• [Your instructions]:
Find every line in the entries that holds the string "markets" and report it.

[Dataset records]
········
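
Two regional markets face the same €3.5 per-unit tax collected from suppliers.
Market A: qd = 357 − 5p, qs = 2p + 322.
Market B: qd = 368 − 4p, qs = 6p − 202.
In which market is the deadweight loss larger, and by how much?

Market A: pre-tax p* = €5, q* = 332; post-tax q = 327; deadweight loss = €8.75.
Market B: pre-tax p* = €57, q* = 140; post-tax q = 131.6; deadweight loss = €14.7.
Difference: €8.75 vs €14.7 → market B is larger by €5.95.

Market B, by €5.95.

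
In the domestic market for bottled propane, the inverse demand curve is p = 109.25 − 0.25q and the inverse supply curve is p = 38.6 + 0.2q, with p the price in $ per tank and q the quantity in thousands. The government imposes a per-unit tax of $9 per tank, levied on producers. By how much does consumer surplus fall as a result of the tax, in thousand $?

Consumer surplus falls by $735 thousand.

Rewrite in direct form: qd = 437 − 4p and qs = 5p − 193.
Before the tax: set 437 − 4p = 5p − 193 → p* = $70, q* = 157.
With the tax collected from producers, supply shifts: qs = 5(p − 9) − 193.
New equilibrium: buyers pay $75, producers receive $66, q = 137. (Wedge: pb − ps = 9.)
ΔCS is the trapezoid between Q = 137 and Q = 157 of height $5: ½ · (157 + 137) · 5 = $735.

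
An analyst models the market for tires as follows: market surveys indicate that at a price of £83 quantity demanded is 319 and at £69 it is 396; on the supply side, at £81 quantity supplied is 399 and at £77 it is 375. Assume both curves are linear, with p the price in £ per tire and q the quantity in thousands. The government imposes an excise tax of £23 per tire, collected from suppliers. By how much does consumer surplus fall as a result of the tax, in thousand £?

Consumer surplus falls by £3960 thousand.

Demand slope: (396 − 319)/(69 − 83) = -5.5, so qd = 775.5 − 5.5p.
Supply slope: (375 − 399)/(77 − 81) = 6, so qs = 6p − 87.
Without the tax, 775.5 − 5.5p = 6p − 87 gives 11.5p = 862.5, so p* = £75 and q* = 363.
With the tax collected from suppliers, supply shifts: qs = 6(p − 23) − 87.
New equilibrium: buyers pay £87, suppliers receive £64, q = 297. (Wedge: pb − ps = 23.)
ΔCS is the trapezoid between Q = 297 and Q = 363 of height £12: ½ · (363 + 297) · 12 = £3960.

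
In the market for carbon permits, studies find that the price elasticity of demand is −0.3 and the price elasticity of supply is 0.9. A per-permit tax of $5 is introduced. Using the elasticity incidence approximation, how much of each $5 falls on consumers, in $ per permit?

Consumers bear ≈ $3.75 per permit.

Incidence ratio: consumers' share ≈ εs / (εs + |εd|) = 0.9 / (0.9 + 0.3) = 0.75.
So consumers bear ≈ 0.75 × $5 = $3.75; suppliers bear $1.25.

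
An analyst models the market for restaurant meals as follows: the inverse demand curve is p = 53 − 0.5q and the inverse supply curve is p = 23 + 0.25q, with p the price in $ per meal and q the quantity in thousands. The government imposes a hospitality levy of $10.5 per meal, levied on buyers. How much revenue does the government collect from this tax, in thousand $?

Tax revenue = $273 thousand.

Inverting to q(p) form: qd = 106 − 2p; qs = 4p − 92.
Without the tax, 106 − 2p = 4p − 92 gives 6p = 198, so p* = $33 and q* = 40.
With the tax collected from buyers, demand (in seller-price terms) shifts: qd = 106 − 2(p + 10.5).
New equilibrium: buyers pay $40, producers receive $29.5, q = 26. (Wedge: pb − ps = 10.5.)
Revenue = t · Q = 10.5 · 26 = $273.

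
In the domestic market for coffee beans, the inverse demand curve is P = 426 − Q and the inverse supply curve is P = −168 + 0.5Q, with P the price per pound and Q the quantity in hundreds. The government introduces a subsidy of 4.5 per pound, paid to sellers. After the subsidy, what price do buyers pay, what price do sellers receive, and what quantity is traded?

Inverting to Q(P) form: Qd = 426 − P; Qs = 2P + 336.
Before the subsidy: set 426 − P = 2P + 336 → P* = 30, Q* = 396.
With a per-unit subsidy paid to sellers, each receives P + 4.5 per unit sold, so supply becomes Qs = 2(P + 4.5) + 336.
New equilibrium: buyers pay 27, sellers receive 31.5, Q = 399. (Wedge: Pb − Ps = −4.5.)

Buyers pay 27; sellers receive 31.5; quantity = 399.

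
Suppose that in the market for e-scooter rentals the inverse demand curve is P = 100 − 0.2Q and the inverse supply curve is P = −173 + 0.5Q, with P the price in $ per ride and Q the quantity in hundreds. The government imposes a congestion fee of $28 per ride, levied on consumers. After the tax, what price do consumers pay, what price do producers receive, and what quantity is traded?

Consumers pay $30; producers receive $2; quantity = 350.

Inverting to Q(P) form: Qd = 500 − 5P; Qs = 2P + 346.
Before the tax: set 500 − 5P = 2P + 346 → P* = $22, Q* = 390.
With the tax collected from consumers, demand (in seller-price terms) shifts: Qd = 500 − 5(P + 28).
New equilibrium: consumers pay $30, producers receive $2, Q = 350. (Wedge: Pb − Ps = 28.)
The less price-elastic side of the market bears the larger share of a per-unit tax.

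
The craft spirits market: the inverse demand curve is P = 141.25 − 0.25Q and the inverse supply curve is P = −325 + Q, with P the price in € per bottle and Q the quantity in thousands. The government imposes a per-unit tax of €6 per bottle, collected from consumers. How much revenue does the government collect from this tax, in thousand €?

Rewrite in direct form: Qd = 565 − 4P and Qs = P + 325.
Before the tax: set 565 − 4P = P + 325 → P* = €48, Q* = 373.
With the tax collected from consumers, demand (in seller-price terms) shifts: Qd = 565 − 4(P + 6).
Solving gives Q = 368.2 with consumers paying €49.2 and suppliers receiving €43.2 (the €6 wedge).
Revenue = t · Q = 6 · 368.2 = €2209.2.

Tax revenue = €2209.2 thousand.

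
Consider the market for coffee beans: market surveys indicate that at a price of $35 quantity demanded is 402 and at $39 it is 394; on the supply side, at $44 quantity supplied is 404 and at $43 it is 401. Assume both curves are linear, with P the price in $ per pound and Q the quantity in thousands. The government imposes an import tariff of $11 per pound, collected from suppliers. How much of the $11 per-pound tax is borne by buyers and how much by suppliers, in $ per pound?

Demand slope: (394 − 402)/(39 − 35) = -2, so Qd = 472 − 2P.
Supply slope: (401 − 404)/(43 − 44) = 3, so Qs = 3P + 272.
Without the tax, 472 − 2P = 3P + 272 gives 5P = 200, so P* = $40 and Q* = 392.
With the tax collected from suppliers, supply shifts: Qs = 3(P − 11) + 272.
Solving gives Q = 378.8 with buyers paying $46.6 and suppliers receiving $35.6 (the $11 wedge).
Burden on buyers: $6.6; on suppliers: $4.4. (They sum to $11.)

Buyers bear $6.6 per pound; suppliers bear $4.4 per pound.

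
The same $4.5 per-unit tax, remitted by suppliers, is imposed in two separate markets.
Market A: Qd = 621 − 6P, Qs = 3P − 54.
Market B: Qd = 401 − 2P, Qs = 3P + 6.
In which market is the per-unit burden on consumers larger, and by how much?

Market A: pre-tax P* = $75, Q* = 171; post-tax Q = 162; per-unit burden on consumers = $1.5.
Market B: pre-tax P* = $79, Q* = 243; post-tax Q = 237.6; per-unit burden on consumers = $2.7.
Difference: $1.5 vs $2.7 → market B is larger by $1.2.

Market B, by $1.2.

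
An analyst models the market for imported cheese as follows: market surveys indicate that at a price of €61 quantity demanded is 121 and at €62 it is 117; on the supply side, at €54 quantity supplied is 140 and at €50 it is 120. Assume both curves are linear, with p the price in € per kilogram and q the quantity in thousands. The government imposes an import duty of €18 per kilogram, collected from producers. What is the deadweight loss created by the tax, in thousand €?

Deadweight loss = €360 thousand.

Demand slope: (117 − 121)/(62 − 61) = -4, so qd = 365 − 4p.
Supply slope: (120 − 140)/(50 − 54) = 5, so qs = 5p − 130.
Without the tax, 365 − 4p = 5p − 130 gives 9p = 495, so p* = €55 and q* = 145.
With the tax collected from producers, supply shifts: qs = 5(p − 18) − 130.
New equilibrium: buyers pay €65, producers receive €47, q = 105. (Wedge: pb − ps = 18.)
Quantity falls by |ΔQ| = |145 − 105| = 40.
DWL = ½ · t · |ΔQ| = ½ · 18 · 40 = €360.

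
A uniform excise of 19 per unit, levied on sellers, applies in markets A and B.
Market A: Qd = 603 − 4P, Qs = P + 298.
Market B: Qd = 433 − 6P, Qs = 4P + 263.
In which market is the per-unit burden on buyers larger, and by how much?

Market A: pre-tax P* = 61, Q* = 359; post-tax Q = 343.8; per-unit burden on buyers = 3.8.
Market B: pre-tax P* = 17, Q* = 331; post-tax Q = 285.4; per-unit burden on buyers = 7.6.
Difference: 3.8 vs 7.6 → market B is larger by 3.8.

Market B, by 3.8.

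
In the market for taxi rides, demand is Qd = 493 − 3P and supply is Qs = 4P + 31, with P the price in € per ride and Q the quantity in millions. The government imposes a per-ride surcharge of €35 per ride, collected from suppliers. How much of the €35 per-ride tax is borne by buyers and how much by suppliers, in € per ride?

Before the tax: set 493 − 3P = 4P + 31 → P* = €66, Q* = 295.
With the tax collected from suppliers, supply shifts: Qs = 4(P − 35) + 31.
Solving gives Q = 235 with buyers paying €86 and suppliers receiving €51 (the €35 wedge).
Burden on buyers: €20; on suppliers: €15. (They sum to €35.)
The less price-elastic side of the market bears the larger share of a per-unit tax.

Buyers bear €20 per ride; suppliers bear €15 per ride.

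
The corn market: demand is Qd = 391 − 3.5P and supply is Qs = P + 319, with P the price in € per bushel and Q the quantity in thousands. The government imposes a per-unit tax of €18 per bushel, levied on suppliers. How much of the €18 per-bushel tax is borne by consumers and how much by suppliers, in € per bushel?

Consumers bear €4 per bushel; suppliers bear €14 per bushel.

Before the tax: set 391 − 3.5P = P + 319 → P* = €16, Q* = 335.
With the tax collected from suppliers, supply shifts: Qs = (P − 18) + 319.
New equilibrium: consumers pay €20, suppliers receive €2, Q = 321. (Wedge: Pb − Ps = 18.)
Burden on consumers: €4; on suppliers: €14. (They sum to €18.)
The less price-elastic side of the market bears the larger share of a per-unit tax.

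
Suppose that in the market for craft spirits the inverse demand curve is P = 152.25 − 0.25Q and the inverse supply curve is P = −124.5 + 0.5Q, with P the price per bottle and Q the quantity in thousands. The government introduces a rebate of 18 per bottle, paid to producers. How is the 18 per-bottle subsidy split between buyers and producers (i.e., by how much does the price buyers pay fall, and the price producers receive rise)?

Rewrite in direct form: Qd = 609 − 4P and Qs = 2P + 249.
Before the subsidy: set 609 − 4P = 2P + 249 → P* = 60, Q* = 369.
With a per-unit subsidy paid to producers, each receives P + 18 per unit sold, so supply becomes Qs = 2(P + 18) + 249.
New equilibrium: buyers pay 54, producers receive 72, Q = 393. (Wedge: Pb − Ps = −18.)
Gain to buyers: 6; to producers: 12. (They sum to 18.)

Buyers gain 6 per bottle; producers gain 12 per bottle.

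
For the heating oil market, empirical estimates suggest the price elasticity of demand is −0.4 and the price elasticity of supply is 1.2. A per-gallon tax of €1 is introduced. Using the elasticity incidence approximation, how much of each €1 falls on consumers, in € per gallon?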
········
• [Result for this exercise]:
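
Two regional markets face the same €3.5 per-unit tax collected from suppliers.
The same $4.5 per-unit tax, remitted by suppliers, is imposed in two separate markets.
A uniform excise of 19 per unit, levied on sellers, applies in markets A and B.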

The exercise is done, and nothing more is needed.